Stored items
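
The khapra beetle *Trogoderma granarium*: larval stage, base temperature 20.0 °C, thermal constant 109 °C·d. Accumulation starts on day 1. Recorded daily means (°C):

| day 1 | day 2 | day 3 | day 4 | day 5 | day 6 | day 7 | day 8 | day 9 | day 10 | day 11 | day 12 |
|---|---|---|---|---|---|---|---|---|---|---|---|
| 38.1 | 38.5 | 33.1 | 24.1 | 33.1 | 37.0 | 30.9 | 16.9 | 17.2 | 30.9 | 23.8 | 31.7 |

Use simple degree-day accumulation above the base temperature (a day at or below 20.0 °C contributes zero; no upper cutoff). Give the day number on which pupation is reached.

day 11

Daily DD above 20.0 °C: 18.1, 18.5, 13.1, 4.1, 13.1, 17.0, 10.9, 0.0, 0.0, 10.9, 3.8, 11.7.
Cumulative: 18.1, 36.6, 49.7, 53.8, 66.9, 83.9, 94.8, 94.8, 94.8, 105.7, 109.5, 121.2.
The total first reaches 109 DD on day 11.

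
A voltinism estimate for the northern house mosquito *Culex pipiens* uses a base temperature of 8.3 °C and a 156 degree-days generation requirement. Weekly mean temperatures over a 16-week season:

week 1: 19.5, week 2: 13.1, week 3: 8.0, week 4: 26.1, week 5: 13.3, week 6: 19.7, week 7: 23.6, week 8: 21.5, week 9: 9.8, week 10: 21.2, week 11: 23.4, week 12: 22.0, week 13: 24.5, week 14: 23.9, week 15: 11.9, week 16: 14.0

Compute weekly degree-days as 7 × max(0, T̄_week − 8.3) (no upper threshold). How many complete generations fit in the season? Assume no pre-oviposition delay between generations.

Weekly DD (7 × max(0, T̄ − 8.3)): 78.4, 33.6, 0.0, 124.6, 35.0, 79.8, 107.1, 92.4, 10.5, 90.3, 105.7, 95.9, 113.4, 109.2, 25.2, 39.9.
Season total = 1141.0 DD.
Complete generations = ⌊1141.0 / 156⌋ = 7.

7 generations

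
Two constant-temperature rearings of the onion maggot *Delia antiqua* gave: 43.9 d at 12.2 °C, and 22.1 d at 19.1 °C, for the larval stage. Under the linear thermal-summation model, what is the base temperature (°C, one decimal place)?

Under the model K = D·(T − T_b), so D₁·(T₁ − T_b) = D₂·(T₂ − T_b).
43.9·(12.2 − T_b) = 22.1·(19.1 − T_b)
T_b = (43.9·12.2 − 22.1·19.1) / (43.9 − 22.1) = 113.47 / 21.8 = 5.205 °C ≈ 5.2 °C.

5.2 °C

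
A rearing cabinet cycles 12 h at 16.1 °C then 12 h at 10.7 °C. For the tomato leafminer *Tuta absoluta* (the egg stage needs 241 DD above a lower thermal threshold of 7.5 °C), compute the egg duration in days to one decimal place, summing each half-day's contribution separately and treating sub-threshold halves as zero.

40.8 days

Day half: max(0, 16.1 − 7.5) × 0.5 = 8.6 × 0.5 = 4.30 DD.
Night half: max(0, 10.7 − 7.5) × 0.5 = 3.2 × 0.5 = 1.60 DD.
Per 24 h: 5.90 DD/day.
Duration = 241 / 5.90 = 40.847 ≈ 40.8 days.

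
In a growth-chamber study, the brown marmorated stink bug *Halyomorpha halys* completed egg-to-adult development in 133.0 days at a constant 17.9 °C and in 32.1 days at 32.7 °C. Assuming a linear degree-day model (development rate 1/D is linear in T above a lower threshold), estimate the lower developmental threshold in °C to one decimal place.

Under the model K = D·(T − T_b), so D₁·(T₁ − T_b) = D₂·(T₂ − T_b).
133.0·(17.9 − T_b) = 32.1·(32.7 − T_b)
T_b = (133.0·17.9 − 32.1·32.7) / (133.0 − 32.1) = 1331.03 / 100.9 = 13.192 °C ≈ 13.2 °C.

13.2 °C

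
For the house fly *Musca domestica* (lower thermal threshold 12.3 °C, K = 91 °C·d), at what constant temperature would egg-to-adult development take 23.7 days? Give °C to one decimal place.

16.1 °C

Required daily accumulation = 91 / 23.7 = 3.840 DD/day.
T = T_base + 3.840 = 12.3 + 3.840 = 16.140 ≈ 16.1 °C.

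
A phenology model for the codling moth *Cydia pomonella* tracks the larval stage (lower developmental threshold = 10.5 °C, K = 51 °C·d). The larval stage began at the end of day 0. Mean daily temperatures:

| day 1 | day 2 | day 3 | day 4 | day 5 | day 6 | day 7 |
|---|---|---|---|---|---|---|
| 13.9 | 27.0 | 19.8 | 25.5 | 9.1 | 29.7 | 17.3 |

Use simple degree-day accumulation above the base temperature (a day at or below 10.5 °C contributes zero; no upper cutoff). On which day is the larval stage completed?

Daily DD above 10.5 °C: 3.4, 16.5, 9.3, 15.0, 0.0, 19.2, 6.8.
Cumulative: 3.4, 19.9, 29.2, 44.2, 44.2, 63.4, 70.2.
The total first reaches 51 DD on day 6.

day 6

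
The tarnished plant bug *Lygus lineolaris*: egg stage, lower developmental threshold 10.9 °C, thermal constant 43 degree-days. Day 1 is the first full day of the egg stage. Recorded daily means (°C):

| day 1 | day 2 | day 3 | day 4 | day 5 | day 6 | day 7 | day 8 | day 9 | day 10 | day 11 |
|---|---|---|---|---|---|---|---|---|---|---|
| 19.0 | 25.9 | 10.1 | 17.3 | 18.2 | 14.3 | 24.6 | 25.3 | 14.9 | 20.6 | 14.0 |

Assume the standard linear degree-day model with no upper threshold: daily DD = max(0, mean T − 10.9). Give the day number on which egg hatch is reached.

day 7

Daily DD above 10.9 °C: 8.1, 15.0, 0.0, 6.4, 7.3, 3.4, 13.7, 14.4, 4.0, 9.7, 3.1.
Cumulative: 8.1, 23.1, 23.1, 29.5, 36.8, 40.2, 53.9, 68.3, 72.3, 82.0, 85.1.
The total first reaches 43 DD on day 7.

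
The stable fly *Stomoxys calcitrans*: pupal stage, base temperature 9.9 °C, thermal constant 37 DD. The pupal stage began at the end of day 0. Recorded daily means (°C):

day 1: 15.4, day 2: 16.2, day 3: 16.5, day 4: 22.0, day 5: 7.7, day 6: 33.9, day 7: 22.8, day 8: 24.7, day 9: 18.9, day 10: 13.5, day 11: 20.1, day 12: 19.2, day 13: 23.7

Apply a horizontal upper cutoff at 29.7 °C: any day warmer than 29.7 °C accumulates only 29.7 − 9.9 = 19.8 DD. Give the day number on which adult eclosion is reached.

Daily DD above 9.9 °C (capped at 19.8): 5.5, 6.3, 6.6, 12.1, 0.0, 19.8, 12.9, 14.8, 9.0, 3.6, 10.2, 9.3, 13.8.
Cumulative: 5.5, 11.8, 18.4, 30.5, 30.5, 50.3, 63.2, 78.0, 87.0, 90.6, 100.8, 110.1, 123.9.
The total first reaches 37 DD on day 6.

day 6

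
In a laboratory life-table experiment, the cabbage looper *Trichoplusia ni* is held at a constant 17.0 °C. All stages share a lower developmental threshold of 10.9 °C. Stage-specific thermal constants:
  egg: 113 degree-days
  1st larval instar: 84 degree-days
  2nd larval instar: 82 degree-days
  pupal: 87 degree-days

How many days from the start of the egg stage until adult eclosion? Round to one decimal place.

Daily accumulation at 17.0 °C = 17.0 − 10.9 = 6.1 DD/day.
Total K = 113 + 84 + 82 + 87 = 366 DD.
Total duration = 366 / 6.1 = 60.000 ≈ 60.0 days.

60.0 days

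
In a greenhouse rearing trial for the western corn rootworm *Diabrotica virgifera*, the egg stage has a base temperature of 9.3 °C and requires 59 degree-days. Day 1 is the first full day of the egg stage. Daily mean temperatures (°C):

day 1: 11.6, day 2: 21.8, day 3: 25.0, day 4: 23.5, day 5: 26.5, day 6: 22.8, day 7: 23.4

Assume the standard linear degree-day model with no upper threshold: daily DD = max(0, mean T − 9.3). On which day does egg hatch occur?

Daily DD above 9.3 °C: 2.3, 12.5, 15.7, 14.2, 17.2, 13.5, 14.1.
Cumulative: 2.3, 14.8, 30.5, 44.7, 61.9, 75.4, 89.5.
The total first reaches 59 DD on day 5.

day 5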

### Your assignment
All that is wanted is an exact copy of the lines above from the one with "How many days" through the one with "day 1: 11.6, day", with both ends included.

### Result
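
How many days from the start of the egg stage until adult eclosion? Round to one decimal place.

Daily accumulation at 17.0 °C = 17.0 − 10.9 = 6.1 DD/day.
Total K = 113 + 84 + 82 + 87 = 366 DD.
Total duration = 366 / 6.1 = 60.000 ≈ 60.0 days.

60.0 days

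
In a greenhouse rearing trial for the western corn rootworm *Diabrotica virgifera*, the egg stage has a base temperature of 9.3 °C and requires 59 degree-days. Day 1 is the first full day of the egg stage. Daily mean temperatures (°C):

day 1: 11.6, day 2: 21.8, day 3: 25.0, day 4: 23.5, day 5: 26.5, day 6: 22.8, day 7: 23.4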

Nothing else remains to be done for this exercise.